■ WORK REQUEST:
Among the records that follow, how many lines contain the word "Factor"? Give the number and no other words.

■ DATA FOR THIS EXERCISE:
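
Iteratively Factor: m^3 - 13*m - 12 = (m + 1)*(m^2 - m - 12) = (m + 1)*(m + 3)*(m - 4)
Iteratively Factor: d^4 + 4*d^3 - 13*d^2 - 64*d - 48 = (d + 3)*(d^3 + d^2 - 16*d - 16) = (d + 1)*(d + 3)*(d^2 - 16) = (d - 4)*(d + 1)*(d + 3)*(d + 4)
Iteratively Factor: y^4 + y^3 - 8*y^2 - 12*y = (y + 2)*(y^3 - y^2 - 6*y) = y*(y + 2)*(y^2 - y - 6) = y*(y + 2)^2*(y - 3)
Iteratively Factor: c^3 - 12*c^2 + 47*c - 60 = (c - 4)*(c^2 - 8*c + 15) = (c - 4)*(c - 3)*(c - 5)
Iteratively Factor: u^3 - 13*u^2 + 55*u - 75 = (u - 3)*(u^2 - 10*u + 25) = (u - 5)*(u - 3)*(u - 5)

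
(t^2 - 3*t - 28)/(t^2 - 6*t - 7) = (t + 4)/(t + 1)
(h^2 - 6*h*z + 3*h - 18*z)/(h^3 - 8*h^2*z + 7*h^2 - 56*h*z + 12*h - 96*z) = (-h + 6*z)/(-h^2 + 8*h*z - 4*h + 32*z)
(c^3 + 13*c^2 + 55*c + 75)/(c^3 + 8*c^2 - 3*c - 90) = (c^2 + 8*c + 15)/(c^2 + 3*c - 18)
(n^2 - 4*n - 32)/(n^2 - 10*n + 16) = (n + 4)/(n - 2)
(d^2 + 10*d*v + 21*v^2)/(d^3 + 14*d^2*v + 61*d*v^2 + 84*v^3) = 1/(d + 4*v)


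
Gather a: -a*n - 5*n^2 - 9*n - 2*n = -a*n - 5*n^2 - 11*n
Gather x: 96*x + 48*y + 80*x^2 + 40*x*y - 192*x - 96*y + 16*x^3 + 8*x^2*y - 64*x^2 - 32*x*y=16*x^3 + x^2*(8*y + 16) + x*(8*y - 96) - 48*y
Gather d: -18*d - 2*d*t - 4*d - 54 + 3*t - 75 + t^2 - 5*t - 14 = d*(-2*t - 22) + t^2 - 2*t - 143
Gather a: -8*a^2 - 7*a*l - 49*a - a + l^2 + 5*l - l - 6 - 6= -8*a^2 + a*(-7*l - 50) + l^2 + 4*l - 12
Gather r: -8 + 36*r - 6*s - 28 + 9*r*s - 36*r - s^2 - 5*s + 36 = 9*r*s - s^2 - 11*s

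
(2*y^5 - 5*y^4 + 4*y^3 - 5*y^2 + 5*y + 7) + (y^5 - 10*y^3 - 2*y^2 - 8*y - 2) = 3*y^5 - 5*y^4 - 6*y^3 - 7*y^2 - 3*y + 5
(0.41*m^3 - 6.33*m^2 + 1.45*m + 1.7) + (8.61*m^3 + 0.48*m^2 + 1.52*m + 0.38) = 9.02*m^3 - 5.85*m^2 + 2.97*m + 2.08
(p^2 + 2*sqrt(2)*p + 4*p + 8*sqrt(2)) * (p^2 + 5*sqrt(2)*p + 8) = p^4 + 4*p^3 + 7*sqrt(2)*p^3 + 28*p^2 + 28*sqrt(2)*p^2 + 16*sqrt(2)*p + 112*p + 64*sqrt(2)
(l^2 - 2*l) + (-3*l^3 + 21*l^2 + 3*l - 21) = -3*l^3 + 22*l^2 + l - 21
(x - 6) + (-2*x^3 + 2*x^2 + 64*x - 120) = -2*x^3 + 2*x^2 + 65*x - 126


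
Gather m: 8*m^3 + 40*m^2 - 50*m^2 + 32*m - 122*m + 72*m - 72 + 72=8*m^3 - 10*m^2 - 18*m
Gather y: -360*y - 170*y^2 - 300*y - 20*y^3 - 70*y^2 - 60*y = -20*y^3 - 240*y^2 - 720*y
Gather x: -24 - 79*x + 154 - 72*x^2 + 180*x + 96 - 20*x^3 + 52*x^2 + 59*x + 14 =-20*x^3 - 20*x^2 + 160*x + 240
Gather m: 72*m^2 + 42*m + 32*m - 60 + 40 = 72*m^2 + 74*m - 20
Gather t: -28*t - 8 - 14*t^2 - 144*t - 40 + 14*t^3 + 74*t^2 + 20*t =14*t^3 + 60*t^2 - 152*t - 48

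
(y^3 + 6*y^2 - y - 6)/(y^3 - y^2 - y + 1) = (y + 6)/(y - 1)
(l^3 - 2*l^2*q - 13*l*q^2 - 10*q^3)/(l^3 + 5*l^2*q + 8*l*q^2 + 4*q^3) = (l - 5*q)/(l + 2*q)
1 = 1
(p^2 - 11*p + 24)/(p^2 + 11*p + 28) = (p^2 - 11*p + 24)/(p^2 + 11*p + 28)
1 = 1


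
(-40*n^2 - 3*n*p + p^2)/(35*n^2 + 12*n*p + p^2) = (-8*n + p)/(7*n + p)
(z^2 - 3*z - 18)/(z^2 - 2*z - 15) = (z - 6)/(z - 5)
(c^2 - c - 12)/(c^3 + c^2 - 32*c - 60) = (c^2 - c - 12)/(c^3 + c^2 - 32*c - 60)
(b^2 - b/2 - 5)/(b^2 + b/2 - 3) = (2*b - 5)/(2*b - 3)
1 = 1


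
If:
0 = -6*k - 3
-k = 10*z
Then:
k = -1/2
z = 1/20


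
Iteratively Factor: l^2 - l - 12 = (l + 3)*(l - 4)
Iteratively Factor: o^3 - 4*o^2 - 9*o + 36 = (o - 4)*(o^2 - 9) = (o - 4)*(o - 3)*(o + 3)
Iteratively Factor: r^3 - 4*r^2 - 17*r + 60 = (r + 4)*(r^2 - 8*r + 15) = (r - 3)*(r + 4)*(r - 5)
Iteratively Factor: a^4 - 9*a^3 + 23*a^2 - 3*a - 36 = (a - 4)*(a^3 - 5*a^2 + 3*a + 9) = (a - 4)*(a - 3)*(a^2 - 2*a - 3) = (a - 4)*(a - 3)*(a + 1)*(a - 3)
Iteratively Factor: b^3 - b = (b - 1)*(b^2 + b) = (b - 1)*(b + 1)*(b)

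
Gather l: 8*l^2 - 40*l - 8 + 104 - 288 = 8*l^2 - 40*l - 192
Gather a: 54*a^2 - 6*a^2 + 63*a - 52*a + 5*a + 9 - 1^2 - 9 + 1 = 48*a^2 + 16*a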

■ FINAL ANSWER:
10